[Saved data entries]
________________

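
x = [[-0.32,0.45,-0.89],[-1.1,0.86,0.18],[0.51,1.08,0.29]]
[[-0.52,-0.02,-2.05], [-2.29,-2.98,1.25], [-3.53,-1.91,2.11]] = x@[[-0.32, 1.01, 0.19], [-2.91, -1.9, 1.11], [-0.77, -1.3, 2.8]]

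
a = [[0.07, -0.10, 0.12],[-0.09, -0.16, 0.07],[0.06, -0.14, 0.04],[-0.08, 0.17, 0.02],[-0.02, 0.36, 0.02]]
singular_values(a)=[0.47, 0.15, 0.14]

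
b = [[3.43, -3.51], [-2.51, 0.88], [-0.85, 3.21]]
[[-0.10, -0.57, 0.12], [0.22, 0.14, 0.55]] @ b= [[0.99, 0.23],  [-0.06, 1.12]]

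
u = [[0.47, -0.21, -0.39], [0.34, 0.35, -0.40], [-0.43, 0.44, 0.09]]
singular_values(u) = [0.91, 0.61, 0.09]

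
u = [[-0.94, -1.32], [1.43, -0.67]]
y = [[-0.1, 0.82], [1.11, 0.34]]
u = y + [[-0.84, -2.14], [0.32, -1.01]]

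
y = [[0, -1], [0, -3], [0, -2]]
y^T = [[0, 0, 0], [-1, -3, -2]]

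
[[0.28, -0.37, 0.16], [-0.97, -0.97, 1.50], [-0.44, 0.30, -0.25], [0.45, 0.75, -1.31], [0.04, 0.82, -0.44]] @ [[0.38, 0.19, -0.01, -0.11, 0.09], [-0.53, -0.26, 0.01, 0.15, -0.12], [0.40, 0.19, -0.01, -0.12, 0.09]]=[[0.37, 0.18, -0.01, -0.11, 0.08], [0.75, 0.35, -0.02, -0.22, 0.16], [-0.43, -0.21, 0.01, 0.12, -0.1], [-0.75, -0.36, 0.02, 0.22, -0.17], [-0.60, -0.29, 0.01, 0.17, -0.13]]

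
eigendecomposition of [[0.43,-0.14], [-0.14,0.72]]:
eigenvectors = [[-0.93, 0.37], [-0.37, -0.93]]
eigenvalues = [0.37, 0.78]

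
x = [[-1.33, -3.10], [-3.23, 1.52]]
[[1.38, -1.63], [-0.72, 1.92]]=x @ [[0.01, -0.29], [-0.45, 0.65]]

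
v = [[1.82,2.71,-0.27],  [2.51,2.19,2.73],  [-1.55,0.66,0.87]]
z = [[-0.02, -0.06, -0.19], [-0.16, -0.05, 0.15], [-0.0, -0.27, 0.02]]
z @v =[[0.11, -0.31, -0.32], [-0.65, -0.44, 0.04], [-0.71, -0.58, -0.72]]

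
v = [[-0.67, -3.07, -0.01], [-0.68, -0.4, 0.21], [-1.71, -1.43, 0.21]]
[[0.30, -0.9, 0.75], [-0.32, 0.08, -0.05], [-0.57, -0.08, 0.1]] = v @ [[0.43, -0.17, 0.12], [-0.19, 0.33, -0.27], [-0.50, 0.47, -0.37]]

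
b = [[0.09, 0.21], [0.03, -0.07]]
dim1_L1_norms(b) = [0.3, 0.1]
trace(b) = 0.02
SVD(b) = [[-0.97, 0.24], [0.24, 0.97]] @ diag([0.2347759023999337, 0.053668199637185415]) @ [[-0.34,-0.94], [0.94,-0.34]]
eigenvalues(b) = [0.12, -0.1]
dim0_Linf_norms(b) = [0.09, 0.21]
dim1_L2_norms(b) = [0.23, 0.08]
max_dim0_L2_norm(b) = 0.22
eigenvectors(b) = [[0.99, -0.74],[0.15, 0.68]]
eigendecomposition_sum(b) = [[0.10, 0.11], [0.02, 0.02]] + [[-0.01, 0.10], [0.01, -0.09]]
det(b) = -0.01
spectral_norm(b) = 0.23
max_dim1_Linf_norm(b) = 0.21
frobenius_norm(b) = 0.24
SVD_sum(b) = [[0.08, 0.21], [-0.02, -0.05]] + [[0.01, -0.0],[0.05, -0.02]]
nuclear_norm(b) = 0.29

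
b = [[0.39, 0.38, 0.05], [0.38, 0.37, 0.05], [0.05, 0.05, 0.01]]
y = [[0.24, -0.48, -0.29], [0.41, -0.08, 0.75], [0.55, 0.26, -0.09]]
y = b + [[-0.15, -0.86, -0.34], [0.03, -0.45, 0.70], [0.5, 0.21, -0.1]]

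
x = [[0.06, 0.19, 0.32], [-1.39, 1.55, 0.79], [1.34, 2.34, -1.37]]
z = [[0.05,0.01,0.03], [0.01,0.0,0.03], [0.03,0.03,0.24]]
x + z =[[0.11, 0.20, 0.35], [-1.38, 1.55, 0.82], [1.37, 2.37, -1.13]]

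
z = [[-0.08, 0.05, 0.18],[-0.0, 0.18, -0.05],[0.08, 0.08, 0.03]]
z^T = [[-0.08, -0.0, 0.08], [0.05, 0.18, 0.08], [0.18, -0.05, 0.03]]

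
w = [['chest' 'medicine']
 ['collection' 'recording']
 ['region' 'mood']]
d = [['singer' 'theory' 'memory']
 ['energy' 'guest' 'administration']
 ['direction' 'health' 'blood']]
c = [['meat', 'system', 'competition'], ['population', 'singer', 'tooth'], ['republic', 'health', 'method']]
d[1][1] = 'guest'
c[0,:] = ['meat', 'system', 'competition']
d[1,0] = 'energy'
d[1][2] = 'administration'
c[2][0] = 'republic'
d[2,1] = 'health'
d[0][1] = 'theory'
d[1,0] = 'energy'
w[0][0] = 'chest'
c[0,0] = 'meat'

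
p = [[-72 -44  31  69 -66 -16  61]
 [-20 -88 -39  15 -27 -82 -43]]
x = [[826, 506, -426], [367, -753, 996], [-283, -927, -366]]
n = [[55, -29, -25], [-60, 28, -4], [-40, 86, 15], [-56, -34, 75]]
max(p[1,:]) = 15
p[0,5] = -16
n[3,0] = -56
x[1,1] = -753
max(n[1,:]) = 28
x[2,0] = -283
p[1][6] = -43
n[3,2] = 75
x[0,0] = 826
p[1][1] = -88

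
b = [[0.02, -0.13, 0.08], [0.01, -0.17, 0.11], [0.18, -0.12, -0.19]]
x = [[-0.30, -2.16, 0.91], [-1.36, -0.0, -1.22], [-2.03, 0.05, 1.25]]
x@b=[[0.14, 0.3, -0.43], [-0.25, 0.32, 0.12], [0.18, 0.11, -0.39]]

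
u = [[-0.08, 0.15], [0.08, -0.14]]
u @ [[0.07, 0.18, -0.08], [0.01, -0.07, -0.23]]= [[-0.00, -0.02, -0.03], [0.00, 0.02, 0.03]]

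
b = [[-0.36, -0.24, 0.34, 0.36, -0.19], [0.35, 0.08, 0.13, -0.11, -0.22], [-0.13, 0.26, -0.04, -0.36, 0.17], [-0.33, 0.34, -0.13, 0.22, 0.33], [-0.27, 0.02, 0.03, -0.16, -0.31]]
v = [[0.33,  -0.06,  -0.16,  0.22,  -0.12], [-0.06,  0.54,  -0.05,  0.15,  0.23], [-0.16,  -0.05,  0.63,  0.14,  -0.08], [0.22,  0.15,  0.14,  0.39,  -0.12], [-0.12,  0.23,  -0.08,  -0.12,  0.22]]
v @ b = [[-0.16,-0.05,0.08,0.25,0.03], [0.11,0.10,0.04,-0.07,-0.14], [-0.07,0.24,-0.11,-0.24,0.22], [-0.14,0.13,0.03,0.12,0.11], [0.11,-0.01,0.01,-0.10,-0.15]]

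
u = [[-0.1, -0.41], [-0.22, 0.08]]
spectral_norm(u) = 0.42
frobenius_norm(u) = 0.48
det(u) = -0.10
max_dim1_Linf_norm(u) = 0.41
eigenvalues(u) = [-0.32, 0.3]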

________________

## Your task
Give every entry again, character for character.

## Solution for this problem
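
x = [[-0.32,0.45,-0.89],[-1.1,0.86,0.18],[0.51,1.08,0.29]]
[[-0.52,-0.02,-2.05], [-2.29,-2.98,1.25], [-3.53,-1.91,2.11]] = x@[[-0.32, 1.01, 0.19], [-2.91, -1.9, 1.11], [-0.77, -1.3, 2.8]]

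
a = [[0.07, -0.10, 0.12],[-0.09, -0.16, 0.07],[0.06, -0.14, 0.04],[-0.08, 0.17, 0.02],[-0.02, 0.36, 0.02]]
singular_values(a)=[0.47, 0.15, 0.14]

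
b = [[3.43, -3.51], [-2.51, 0.88], [-0.85, 3.21]]
[[-0.10, -0.57, 0.12], [0.22, 0.14, 0.55]] @ b= [[0.99, 0.23],  [-0.06, 1.12]]

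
u = [[0.47, -0.21, -0.39], [0.34, 0.35, -0.40], [-0.43, 0.44, 0.09]]
singular_values(u) = [0.91, 0.61, 0.09]

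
u = [[-0.94, -1.32], [1.43, -0.67]]
y = [[-0.1, 0.82], [1.11, 0.34]]
u = y + [[-0.84, -2.14], [0.32, -1.01]]

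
y = [[0, -1], [0, -3], [0, -2]]
y^T = [[0, 0, 0], [-1, -3, -2]]

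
[[0.28, -0.37, 0.16], [-0.97, -0.97, 1.50], [-0.44, 0.30, -0.25], [0.45, 0.75, -1.31], [0.04, 0.82, -0.44]] @ [[0.38, 0.19, -0.01, -0.11, 0.09], [-0.53, -0.26, 0.01, 0.15, -0.12], [0.40, 0.19, -0.01, -0.12, 0.09]]=[[0.37, 0.18, -0.01, -0.11, 0.08], [0.75, 0.35, -0.02, -0.22, 0.16], [-0.43, -0.21, 0.01, 0.12, -0.1], [-0.75, -0.36, 0.02, 0.22, -0.17], [-0.60, -0.29, 0.01, 0.17, -0.13]]

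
eigendecomposition of [[0.43,-0.14], [-0.14,0.72]]:
eigenvectors = [[-0.93, 0.37], [-0.37, -0.93]]
eigenvalues = [0.37, 0.78]

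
x = [[-1.33, -3.10], [-3.23, 1.52]]
[[1.38, -1.63], [-0.72, 1.92]]=x @ [[0.01, -0.29], [-0.45, 0.65]]

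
v = [[1.82,2.71,-0.27],  [2.51,2.19,2.73],  [-1.55,0.66,0.87]]
z = [[-0.02, -0.06, -0.19], [-0.16, -0.05, 0.15], [-0.0, -0.27, 0.02]]
z @v =[[0.11, -0.31, -0.32], [-0.65, -0.44, 0.04], [-0.71, -0.58, -0.72]]

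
v = [[-0.67, -3.07, -0.01], [-0.68, -0.4, 0.21], [-1.71, -1.43, 0.21]]
[[0.30, -0.9, 0.75], [-0.32, 0.08, -0.05], [-0.57, -0.08, 0.1]] = v @ [[0.43, -0.17, 0.12], [-0.19, 0.33, -0.27], [-0.50, 0.47, -0.37]]

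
b = [[0.09, 0.21], [0.03, -0.07]]
dim1_L1_norms(b) = [0.3, 0.1]
trace(b) = 0.02
SVD(b) = [[-0.97, 0.24], [0.24, 0.97]] @ diag([0.2347759023999337, 0.053668199637185415]) @ [[-0.34,-0.94], [0.94,-0.34]]
eigenvalues(b) = [0.12, -0.1]
dim0_Linf_norms(b) = [0.09, 0.21]
dim1_L2_norms(b) = [0.23, 0.08]
max_dim0_L2_norm(b) = 0.22
eigenvectors(b) = [[0.99, -0.74],[0.15, 0.68]]
eigendecomposition_sum(b) = [[0.10, 0.11], [0.02, 0.02]] + [[-0.01, 0.10], [0.01, -0.09]]
det(b) = -0.01
spectral_norm(b) = 0.23
max_dim1_Linf_norm(b) = 0.21
frobenius_norm(b) = 0.24
SVD_sum(b) = [[0.08, 0.21], [-0.02, -0.05]] + [[0.01, -0.0],[0.05, -0.02]]
nuclear_norm(b) = 0.29

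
b = [[0.39, 0.38, 0.05], [0.38, 0.37, 0.05], [0.05, 0.05, 0.01]]
y = [[0.24, -0.48, -0.29], [0.41, -0.08, 0.75], [0.55, 0.26, -0.09]]
y = b + [[-0.15, -0.86, -0.34], [0.03, -0.45, 0.70], [0.5, 0.21, -0.1]]

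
x = [[0.06, 0.19, 0.32], [-1.39, 1.55, 0.79], [1.34, 2.34, -1.37]]
z = [[0.05,0.01,0.03], [0.01,0.0,0.03], [0.03,0.03,0.24]]
x + z =[[0.11, 0.20, 0.35], [-1.38, 1.55, 0.82], [1.37, 2.37, -1.13]]

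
z = [[-0.08, 0.05, 0.18],[-0.0, 0.18, -0.05],[0.08, 0.08, 0.03]]
z^T = [[-0.08, -0.0, 0.08], [0.05, 0.18, 0.08], [0.18, -0.05, 0.03]]

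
w = [['chest' 'medicine']
 ['collection' 'recording']
 ['region' 'mood']]
d = [['singer' 'theory' 'memory']
 ['energy' 'guest' 'administration']
 ['direction' 'health' 'blood']]
c = [['meat', 'system', 'competition'], ['population', 'singer', 'tooth'], ['republic', 'health', 'method']]
d[1][1] = 'guest'
c[0,:] = ['meat', 'system', 'competition']
d[1,0] = 'energy'
d[1][2] = 'administration'
c[2][0] = 'republic'
d[2,1] = 'health'
d[0][1] = 'theory'
d[1,0] = 'energy'
w[0][0] = 'chest'
c[0,0] = 'meat'

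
p = [[-72 -44  31  69 -66 -16  61]
 [-20 -88 -39  15 -27 -82 -43]]
x = [[826, 506, -426], [367, -753, 996], [-283, -927, -366]]
n = [[55, -29, -25], [-60, 28, -4], [-40, 86, 15], [-56, -34, 75]]
max(p[1,:]) = 15
p[0,5] = -16
n[3,0] = -56
x[1,1] = -753
max(n[1,:]) = 28
x[2,0] = -283
p[1][6] = -43
n[3,2] = 75
x[0,0] = 826
p[1][1] = -88

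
b = [[0.02, -0.13, 0.08], [0.01, -0.17, 0.11], [0.18, -0.12, -0.19]]
x = [[-0.30, -2.16, 0.91], [-1.36, -0.0, -1.22], [-2.03, 0.05, 1.25]]
x@b=[[0.14, 0.3, -0.43], [-0.25, 0.32, 0.12], [0.18, 0.11, -0.39]]

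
u = [[-0.08, 0.15], [0.08, -0.14]]
u @ [[0.07, 0.18, -0.08], [0.01, -0.07, -0.23]]= [[-0.00, -0.02, -0.03], [0.00, 0.02, 0.03]]

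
b = [[-0.36, -0.24, 0.34, 0.36, -0.19], [0.35, 0.08, 0.13, -0.11, -0.22], [-0.13, 0.26, -0.04, -0.36, 0.17], [-0.33, 0.34, -0.13, 0.22, 0.33], [-0.27, 0.02, 0.03, -0.16, -0.31]]
v = [[0.33,  -0.06,  -0.16,  0.22,  -0.12], [-0.06,  0.54,  -0.05,  0.15,  0.23], [-0.16,  -0.05,  0.63,  0.14,  -0.08], [0.22,  0.15,  0.14,  0.39,  -0.12], [-0.12,  0.23,  -0.08,  -0.12,  0.22]]
v @ b = [[-0.16,-0.05,0.08,0.25,0.03], [0.11,0.10,0.04,-0.07,-0.14], [-0.07,0.24,-0.11,-0.24,0.22], [-0.14,0.13,0.03,0.12,0.11], [0.11,-0.01,0.01,-0.10,-0.15]]

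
u = [[-0.1, -0.41], [-0.22, 0.08]]
spectral_norm(u) = 0.42
frobenius_norm(u) = 0.48
det(u) = -0.10
max_dim1_Linf_norm(u) = 0.41
eigenvalues(u) = [-0.32, 0.3]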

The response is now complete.